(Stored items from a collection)

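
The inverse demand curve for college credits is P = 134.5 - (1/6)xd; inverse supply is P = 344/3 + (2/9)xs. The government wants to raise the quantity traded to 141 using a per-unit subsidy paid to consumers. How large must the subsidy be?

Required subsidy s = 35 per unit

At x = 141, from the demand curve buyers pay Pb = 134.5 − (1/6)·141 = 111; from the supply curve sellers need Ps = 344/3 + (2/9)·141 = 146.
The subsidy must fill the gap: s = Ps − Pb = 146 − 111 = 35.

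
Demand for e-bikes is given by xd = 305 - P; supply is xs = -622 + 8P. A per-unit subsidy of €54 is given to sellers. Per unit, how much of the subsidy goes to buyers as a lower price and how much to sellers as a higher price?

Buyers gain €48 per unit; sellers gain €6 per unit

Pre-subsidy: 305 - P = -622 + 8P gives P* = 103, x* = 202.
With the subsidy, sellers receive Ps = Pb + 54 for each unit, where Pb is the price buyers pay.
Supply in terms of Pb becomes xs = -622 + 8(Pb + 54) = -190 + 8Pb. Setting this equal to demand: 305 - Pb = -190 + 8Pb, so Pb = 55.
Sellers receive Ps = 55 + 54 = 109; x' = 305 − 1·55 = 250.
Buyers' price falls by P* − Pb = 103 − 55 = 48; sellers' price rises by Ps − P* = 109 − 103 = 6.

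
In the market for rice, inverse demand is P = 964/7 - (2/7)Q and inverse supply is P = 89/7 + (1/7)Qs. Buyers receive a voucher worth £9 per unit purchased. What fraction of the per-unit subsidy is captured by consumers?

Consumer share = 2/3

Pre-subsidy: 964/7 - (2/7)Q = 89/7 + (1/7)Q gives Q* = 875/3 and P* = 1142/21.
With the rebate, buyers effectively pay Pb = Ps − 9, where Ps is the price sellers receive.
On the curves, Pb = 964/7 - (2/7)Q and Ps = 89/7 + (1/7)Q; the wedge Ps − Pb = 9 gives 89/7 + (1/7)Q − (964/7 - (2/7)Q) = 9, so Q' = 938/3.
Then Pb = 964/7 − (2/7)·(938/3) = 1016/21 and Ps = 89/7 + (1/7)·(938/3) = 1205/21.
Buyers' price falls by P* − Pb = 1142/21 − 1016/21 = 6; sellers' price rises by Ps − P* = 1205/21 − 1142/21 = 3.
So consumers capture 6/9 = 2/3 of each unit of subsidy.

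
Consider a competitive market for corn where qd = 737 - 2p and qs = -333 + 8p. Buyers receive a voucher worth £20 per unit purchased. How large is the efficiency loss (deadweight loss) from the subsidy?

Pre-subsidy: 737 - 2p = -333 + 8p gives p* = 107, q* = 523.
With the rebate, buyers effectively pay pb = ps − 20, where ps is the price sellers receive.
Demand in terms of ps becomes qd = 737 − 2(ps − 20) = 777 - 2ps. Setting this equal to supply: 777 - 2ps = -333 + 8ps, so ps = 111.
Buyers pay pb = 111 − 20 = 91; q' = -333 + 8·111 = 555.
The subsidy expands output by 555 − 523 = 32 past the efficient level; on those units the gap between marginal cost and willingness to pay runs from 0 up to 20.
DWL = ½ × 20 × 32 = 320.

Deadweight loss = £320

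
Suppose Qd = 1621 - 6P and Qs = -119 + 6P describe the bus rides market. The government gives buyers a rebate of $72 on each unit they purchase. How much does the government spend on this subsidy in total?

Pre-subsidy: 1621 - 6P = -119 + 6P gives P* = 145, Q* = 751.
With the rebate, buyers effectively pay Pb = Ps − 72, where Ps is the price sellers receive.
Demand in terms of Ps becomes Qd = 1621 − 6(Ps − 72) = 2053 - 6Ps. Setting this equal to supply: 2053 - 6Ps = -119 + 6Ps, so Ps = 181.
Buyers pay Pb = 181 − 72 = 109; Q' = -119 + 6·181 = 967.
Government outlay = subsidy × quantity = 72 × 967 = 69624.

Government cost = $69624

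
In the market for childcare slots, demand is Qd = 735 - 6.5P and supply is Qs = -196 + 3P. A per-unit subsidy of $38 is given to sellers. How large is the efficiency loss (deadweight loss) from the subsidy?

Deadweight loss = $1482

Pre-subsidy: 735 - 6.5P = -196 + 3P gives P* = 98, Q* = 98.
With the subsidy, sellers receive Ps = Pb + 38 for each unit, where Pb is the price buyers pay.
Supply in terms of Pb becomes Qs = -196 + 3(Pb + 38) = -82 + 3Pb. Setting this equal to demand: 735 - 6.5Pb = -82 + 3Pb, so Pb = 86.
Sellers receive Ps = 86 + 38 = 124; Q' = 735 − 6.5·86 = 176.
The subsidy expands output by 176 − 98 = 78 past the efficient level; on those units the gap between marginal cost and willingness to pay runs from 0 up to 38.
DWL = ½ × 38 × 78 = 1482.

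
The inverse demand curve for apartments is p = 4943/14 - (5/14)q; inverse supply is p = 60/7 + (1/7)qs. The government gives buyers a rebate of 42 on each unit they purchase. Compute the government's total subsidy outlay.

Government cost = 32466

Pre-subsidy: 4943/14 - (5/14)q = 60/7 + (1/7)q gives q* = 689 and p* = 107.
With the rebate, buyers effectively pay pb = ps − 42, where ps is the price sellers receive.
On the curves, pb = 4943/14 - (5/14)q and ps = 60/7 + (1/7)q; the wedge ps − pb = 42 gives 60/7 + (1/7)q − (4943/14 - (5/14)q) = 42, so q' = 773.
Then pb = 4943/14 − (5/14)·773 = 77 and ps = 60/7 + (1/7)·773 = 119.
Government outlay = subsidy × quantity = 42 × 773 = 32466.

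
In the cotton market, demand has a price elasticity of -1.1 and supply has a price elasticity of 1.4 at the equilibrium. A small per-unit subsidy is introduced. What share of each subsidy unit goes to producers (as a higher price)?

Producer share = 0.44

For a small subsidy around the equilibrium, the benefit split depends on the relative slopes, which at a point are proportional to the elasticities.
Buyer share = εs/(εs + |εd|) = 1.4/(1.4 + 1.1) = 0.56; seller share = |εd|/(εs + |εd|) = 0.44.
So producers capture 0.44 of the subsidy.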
* * *
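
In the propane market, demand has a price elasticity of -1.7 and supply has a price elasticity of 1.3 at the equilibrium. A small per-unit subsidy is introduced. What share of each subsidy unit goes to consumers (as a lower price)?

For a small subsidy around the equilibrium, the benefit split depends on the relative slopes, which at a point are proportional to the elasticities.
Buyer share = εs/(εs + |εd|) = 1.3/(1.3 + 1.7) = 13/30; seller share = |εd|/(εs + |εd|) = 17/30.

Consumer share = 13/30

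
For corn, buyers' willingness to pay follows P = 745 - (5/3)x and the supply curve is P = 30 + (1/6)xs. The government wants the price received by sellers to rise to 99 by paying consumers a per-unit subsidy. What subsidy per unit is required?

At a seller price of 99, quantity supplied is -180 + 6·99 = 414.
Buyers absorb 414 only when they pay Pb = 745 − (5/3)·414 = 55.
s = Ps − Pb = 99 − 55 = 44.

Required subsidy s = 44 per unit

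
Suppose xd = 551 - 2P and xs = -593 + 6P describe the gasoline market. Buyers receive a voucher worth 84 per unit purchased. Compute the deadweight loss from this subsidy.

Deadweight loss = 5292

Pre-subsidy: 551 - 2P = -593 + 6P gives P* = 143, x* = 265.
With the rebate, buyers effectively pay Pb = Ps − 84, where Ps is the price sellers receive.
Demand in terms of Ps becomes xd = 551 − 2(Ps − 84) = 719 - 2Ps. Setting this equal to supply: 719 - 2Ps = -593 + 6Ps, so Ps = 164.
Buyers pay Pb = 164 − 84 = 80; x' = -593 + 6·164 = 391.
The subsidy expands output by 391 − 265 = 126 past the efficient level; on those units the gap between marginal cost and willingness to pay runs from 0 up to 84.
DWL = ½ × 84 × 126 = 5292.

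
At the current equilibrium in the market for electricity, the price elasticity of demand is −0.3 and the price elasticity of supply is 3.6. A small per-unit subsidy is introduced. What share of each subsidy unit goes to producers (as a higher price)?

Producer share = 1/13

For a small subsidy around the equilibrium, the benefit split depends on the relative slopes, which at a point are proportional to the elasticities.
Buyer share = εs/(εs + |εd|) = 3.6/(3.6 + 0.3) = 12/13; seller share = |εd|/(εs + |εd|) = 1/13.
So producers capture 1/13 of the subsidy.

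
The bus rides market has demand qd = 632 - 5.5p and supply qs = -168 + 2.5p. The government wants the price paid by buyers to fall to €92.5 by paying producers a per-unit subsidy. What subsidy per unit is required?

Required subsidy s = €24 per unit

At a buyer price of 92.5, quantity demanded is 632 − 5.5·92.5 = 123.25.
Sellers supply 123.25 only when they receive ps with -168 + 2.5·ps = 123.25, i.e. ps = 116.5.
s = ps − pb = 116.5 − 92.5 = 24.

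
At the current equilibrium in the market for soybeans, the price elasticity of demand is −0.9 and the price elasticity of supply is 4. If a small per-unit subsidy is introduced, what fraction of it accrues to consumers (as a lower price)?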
==
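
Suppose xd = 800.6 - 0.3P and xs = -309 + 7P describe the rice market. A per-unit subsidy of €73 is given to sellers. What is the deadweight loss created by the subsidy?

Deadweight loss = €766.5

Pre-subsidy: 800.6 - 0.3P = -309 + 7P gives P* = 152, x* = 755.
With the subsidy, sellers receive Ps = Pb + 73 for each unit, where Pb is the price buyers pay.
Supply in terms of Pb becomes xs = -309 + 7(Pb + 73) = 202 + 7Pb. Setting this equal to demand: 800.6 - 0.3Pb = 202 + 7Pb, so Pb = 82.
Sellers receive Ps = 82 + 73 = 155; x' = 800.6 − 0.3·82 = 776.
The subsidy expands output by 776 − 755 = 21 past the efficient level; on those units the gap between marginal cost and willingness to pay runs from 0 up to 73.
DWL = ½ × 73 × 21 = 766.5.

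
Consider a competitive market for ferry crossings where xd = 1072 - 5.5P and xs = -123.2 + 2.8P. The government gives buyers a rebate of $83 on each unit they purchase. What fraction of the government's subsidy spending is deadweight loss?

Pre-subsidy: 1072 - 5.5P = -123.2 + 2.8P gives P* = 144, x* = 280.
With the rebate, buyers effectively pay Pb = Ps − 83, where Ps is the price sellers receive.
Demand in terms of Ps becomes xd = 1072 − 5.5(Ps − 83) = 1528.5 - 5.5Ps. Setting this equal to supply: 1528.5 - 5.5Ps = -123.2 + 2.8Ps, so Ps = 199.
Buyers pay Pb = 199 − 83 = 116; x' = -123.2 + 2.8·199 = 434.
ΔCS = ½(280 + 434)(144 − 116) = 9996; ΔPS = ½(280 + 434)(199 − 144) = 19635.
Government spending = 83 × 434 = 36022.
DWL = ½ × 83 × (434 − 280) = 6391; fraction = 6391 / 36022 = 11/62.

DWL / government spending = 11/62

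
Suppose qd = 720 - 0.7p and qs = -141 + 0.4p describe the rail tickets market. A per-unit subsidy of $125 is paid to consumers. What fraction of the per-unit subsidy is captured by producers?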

Directions:
For this exercise, repeat exactly the lines of the data above from the one with "At the current equilibrium in the market for electricity, the" down to the one with "At the current equilibrium in the market for soybeans, the", both end lines included.

Answer space:
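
At the current equilibrium in the market for electricity, the price elasticity of demand is −0.3 and the price elasticity of supply is 3.6. A small per-unit subsidy is introduced. What share of each subsidy unit goes to producers (as a higher price)?

Producer share = 1/13

For a small subsidy around the equilibrium, the benefit split depends on the relative slopes, which at a point are proportional to the elasticities.
Buyer share = εs/(εs + |εd|) = 3.6/(3.6 + 0.3) = 12/13; seller share = |εd|/(εs + |εd|) = 1/13.
So producers capture 1/13 of the subsidy.

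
The bus rides market has demand qd = 632 - 5.5p and supply qs = -168 + 2.5p. The government wants the price paid by buyers to fall to €92.5 by paying producers a per-unit subsidy. What subsidy per unit is required?

Required subsidy s = €24 per unit

At a buyer price of 92.5, quantity demanded is 632 − 5.5·92.5 = 123.25.
Sellers supply 123.25 only when they receive ps with -168 + 2.5·ps = 123.25, i.e. ps = 116.5.
s = ps − pb = 116.5 − 92.5 = 24.

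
At the current equilibrium in the market for soybeans, the price elasticity of demand is −0.9 and the price elasticity of supply is 4. If a small per-unit subsidy is introduced, what fraction of it accrues to consumers (as a lower price)?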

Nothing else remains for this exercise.